- _EXERCISE BRIEF_:
Without leaving out a single line, copy the records exactly.

________

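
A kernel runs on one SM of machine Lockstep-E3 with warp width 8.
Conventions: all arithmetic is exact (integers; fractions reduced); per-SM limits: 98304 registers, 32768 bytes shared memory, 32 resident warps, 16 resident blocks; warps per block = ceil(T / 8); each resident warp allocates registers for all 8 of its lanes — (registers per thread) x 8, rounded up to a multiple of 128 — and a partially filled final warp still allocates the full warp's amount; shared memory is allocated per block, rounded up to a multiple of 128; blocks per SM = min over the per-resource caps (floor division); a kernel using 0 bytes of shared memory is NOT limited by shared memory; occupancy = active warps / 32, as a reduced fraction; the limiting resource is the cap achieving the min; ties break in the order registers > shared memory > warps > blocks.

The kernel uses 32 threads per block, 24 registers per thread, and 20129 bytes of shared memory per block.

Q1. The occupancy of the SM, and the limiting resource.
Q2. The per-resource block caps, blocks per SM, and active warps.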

________

- _OUTPUT FOR THIS EXERCISE_:
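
A kernel runs on one SM of machine Lockstep-E3 with warp width 8.
Conventions: all arithmetic is exact (integers; fractions reduced); per-SM limits: 98304 registers, 32768 bytes shared memory, 32 resident warps, 16 resident blocks; warps per block = ceil(T / 8); each resident warp allocates registers for all 8 of its lanes — (registers per thread) x 8, rounded up to a multiple of 128 — and a partially filled final warp still allocates the full warp's amount; shared memory is allocated per block, rounded up to a multiple of 128; blocks per SM = min over the per-resource caps (floor division); a kernel using 0 bytes of shared memory is NOT limited by shared memory; occupancy = active warps / 32, as a reduced fraction; the limiting resource is the cap achieving the min; ties break in the order registers > shared memory > warps > blocks.

The kernel uses 32 threads per block, 24 registers per thread, and 20129 bytes of shared memory per block.

Q1. The occupancy of the SM, and the limiting resource.
Q2. The per-resource block caps, blocks per SM, and active warps.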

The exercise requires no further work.